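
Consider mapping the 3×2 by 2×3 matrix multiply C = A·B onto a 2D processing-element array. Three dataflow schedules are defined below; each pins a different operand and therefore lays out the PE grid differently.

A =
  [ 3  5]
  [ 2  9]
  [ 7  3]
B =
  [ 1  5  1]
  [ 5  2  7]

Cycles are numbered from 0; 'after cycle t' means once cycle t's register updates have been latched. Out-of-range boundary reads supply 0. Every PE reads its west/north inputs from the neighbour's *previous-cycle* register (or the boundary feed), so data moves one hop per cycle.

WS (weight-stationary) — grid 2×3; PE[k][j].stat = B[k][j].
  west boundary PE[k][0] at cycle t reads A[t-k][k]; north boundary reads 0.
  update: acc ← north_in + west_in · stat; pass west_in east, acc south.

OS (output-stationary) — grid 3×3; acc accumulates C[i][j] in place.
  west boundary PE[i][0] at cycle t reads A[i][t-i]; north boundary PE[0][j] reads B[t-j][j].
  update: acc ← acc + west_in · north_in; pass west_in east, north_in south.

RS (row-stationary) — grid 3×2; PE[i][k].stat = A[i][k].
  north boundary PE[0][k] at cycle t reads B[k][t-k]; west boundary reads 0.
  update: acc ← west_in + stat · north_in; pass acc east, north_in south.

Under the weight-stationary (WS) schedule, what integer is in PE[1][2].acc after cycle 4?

PE[1][2].acc = 65

WS (2×3). Following PE[1][2] plus its west/north inputs:
  step 0 · PE0,2: acc=0; fwd→0 fwd↓0
  step 0 · PE1,1: acc=0; fwd→0 fwd↓0
  step 0 · PE1,2: acc=0; fwd→0 fwd↓0
  step 1 · PE0,2: acc=0; fwd→0 fwd↓0
  step 1 · PE1,1: acc=0; fwd→0 fwd↓0
  step 1 · PE1,2: acc=0; fwd→0 fwd↓0
  step 2 · PE0,2: acc=3; fwd→3 fwd↓3
  step 2 · PE1,1: acc=25; fwd→5 fwd↓25
  step 2 · PE1,2: acc=0; fwd→0 fwd↓0
  step 3 · PE0,2: acc=2; fwd→2 fwd↓2
  step 3 · PE1,1: acc=28; fwd→9 fwd↓28
  step 3 · PE1,2: acc=38; fwd→5 fwd↓38
  step 4 · PE0,2: acc=7; fwd→7 fwd↓7
  step 4 · PE1,1: acc=41; fwd→3 fwd↓41
  step 4 · PE1,2: acc=65; fwd→9 fwd↓65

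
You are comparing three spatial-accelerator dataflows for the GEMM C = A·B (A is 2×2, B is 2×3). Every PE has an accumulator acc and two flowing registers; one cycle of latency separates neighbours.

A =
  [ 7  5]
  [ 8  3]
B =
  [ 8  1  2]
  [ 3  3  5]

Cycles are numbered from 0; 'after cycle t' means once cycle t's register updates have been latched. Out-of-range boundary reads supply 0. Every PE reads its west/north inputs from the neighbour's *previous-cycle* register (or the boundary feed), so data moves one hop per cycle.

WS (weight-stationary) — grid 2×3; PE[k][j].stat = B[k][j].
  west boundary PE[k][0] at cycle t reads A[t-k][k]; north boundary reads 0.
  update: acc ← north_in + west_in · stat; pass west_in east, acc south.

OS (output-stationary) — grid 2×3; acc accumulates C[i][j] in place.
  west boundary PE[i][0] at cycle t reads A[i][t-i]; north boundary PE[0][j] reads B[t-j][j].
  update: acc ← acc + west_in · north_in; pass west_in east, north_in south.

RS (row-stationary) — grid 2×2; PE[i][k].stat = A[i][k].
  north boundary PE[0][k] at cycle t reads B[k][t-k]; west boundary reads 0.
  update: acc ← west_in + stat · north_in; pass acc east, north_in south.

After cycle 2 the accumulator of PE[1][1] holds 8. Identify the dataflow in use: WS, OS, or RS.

WS (2×3 grid), PE[1][1]:
  after 0 — PE[1][1] acc=0, pass-E 0, pass-S 0
  after 1 — PE[1][1] acc=0, pass-E 0, pass-S 0
  after 2 — PE[1][1] acc=22, pass-E 5, pass-S 22
OS (2×3 grid), PE[1][1]:
  after 0 — PE[1][1] acc=0, pass-E 0, pass-S 0
  after 1 — PE[1][1] acc=0, pass-E 0, pass-S 0
  after 2 — PE[1][1] acc=8, pass-E 8, pass-S 1
RS (2×2 grid), PE[1][1]:
  after 0 — PE[1][1] acc=0, pass-E 0, pass-S 0
  after 1 — PE[1][1] acc=0, pass-E 0, pass-S 0
  after 2 — PE[1][1] acc=73, pass-E 73, pass-S 3

dataflow = OS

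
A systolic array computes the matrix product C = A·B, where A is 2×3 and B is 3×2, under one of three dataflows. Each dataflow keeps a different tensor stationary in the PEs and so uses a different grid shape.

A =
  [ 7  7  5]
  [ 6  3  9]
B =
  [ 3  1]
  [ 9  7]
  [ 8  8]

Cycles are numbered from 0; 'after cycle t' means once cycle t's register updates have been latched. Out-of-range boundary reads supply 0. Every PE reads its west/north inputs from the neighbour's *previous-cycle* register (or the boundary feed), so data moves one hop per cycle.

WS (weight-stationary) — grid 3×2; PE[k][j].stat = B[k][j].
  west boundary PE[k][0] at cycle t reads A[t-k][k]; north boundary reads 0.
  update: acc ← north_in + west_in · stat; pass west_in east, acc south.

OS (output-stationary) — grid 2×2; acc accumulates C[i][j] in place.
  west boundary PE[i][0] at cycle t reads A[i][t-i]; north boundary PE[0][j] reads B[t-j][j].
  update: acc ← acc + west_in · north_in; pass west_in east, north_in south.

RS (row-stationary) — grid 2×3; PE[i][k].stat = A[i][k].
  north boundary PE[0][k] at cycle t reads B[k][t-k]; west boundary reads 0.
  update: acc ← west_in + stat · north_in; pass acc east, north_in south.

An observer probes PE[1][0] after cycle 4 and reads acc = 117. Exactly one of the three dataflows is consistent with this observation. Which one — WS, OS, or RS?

dataflow = OS

— WS: 3×2; PE[1][0] trace:
  0: (1,0).acc=0  regs=<0,0>
  1: (1,0).acc=84  regs=<7,84>
  2: (1,0).acc=45  regs=<3,45>
  3: (1,0).acc=0  regs=<0,0>
  4: (1,0).acc=0  regs=<0,0>
— OS: 2×2; PE[1][0] trace:
  0: (1,0).acc=0  regs=<0,0>
  1: (1,0).acc=18  regs=<6,3>
  2: (1,0).acc=45  regs=<3,9>
  3: (1,0).acc=117  regs=<9,8>
  4: (1,0).acc=117  regs=<0,0>
— RS: 2×3; PE[1][0] trace:
  0: (1,0).acc=0  regs=<0,0>
  1: (1,0).acc=18  regs=<18,3>
  2: (1,0).acc=6  regs=<6,1>
  3: (1,0).acc=0  regs=<0,0>
  4: (1,0).acc=0  regs=<0,0>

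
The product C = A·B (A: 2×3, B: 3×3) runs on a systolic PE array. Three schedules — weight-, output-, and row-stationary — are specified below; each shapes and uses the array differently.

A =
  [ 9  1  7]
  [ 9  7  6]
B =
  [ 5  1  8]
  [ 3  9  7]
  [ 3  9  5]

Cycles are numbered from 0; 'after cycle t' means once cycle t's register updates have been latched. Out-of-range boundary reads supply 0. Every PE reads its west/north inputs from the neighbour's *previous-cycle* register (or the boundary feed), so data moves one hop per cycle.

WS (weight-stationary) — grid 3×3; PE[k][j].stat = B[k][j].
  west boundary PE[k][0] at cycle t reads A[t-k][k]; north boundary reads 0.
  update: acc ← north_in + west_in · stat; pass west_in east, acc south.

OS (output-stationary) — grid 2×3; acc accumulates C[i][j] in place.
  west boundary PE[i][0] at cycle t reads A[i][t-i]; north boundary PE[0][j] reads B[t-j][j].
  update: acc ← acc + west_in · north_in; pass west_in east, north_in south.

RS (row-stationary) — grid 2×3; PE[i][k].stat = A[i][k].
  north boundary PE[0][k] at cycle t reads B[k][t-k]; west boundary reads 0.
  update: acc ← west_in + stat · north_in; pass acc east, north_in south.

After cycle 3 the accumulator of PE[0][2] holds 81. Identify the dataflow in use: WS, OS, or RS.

dataflow = RS

— WS: 3×3; PE[0][2] trace:
  t=0 PE[0][2]: acc=0 h=0 v=0
  t=1 PE[0][2]: acc=0 h=0 v=0
  t=2 PE[0][2]: acc=72 h=9 v=72
  t=3 PE[0][2]: acc=72 h=9 v=72
— OS: 2×3; PE[0][2] trace:
  t=0 PE[0][2]: acc=0 h=0 v=0
  t=1 PE[0][2]: acc=0 h=0 v=0
  t=2 PE[0][2]: acc=72 h=9 v=8
  t=3 PE[0][2]: acc=79 h=1 v=7
— RS: 2×3; PE[0][2] trace:
  t=0 PE[0][2]: acc=0 h=0 v=0
  t=1 PE[0][2]: acc=0 h=0 v=0
  t=2 PE[0][2]: acc=69 h=69 v=3
  t=3 PE[0][2]: acc=81 h=81 v=9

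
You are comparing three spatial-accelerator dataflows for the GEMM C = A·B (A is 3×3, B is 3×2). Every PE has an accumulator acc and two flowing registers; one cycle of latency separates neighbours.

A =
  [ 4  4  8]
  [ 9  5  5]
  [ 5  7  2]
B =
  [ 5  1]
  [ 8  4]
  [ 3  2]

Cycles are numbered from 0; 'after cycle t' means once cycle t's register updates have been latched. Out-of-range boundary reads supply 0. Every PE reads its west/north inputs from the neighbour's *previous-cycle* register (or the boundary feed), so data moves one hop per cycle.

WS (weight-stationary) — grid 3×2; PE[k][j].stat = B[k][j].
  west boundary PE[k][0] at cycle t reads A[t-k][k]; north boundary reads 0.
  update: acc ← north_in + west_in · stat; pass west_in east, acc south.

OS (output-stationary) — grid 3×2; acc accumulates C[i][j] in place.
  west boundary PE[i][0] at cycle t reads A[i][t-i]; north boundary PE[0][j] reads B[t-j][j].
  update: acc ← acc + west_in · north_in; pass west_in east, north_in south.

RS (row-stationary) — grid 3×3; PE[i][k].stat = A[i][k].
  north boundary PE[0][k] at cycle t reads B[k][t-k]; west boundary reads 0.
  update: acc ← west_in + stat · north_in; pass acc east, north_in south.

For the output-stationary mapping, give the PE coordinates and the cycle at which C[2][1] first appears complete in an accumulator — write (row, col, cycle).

OS — PE[2][1] is where C[2][1] collects:
  after 0 — PE[2][1] acc=0, pass-E 0, pass-S 0
  after 1 — PE[2][1] acc=0, pass-E 0, pass-S 0
  after 2 — PE[2][1] acc=0, pass-E 0, pass-S 0
  after 3 — PE[2][1] acc=5, pass-E 5, pass-S 1
  after 4 — PE[2][1] acc=33, pass-E 7, pass-S 4
  after 5 — PE[2][1] acc=37, pass-E 2, pass-S 2

(row, col, cycle) = (2, 1, 5)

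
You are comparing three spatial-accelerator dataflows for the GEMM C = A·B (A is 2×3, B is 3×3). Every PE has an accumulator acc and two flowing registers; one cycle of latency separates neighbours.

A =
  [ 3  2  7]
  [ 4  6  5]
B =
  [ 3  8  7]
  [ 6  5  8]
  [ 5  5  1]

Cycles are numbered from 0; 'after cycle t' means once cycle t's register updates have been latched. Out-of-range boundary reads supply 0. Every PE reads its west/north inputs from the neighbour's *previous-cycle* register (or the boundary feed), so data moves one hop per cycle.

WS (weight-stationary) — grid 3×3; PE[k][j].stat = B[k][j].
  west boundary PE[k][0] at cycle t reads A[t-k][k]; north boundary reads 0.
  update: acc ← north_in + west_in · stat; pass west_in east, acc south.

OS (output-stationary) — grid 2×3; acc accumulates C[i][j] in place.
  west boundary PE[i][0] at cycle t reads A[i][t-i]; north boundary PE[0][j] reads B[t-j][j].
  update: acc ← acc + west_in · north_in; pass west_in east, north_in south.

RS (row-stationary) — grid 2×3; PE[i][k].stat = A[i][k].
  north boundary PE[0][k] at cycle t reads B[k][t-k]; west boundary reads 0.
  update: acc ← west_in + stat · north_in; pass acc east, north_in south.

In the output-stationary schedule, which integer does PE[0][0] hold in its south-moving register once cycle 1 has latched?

register = 6

Tracing OS — 2×3 array, target PE[0][0]:
  @0  [0,0]  acc 9  |  →3  ↓3
  @1  [0,0]  acc 21  |  →2  ↓6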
--------------------
→ Task prompt: Whenever a line of the listing above holds the word "uses", copy that line.

→ Answer to the exercise:
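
A systolic array computes the matrix product C = A·B, where A is 2×3 and B is 3×2, under one of three dataflows. Each dataflow keeps a different tensor stationary in the PEs and so uses a different grid shape.
The product C = A·B (A: 2×3, B: 3×3) runs on a systolic PE array. Three schedules — weight-, output-, and row-stationary — are specified below; each shapes and uses the array differently.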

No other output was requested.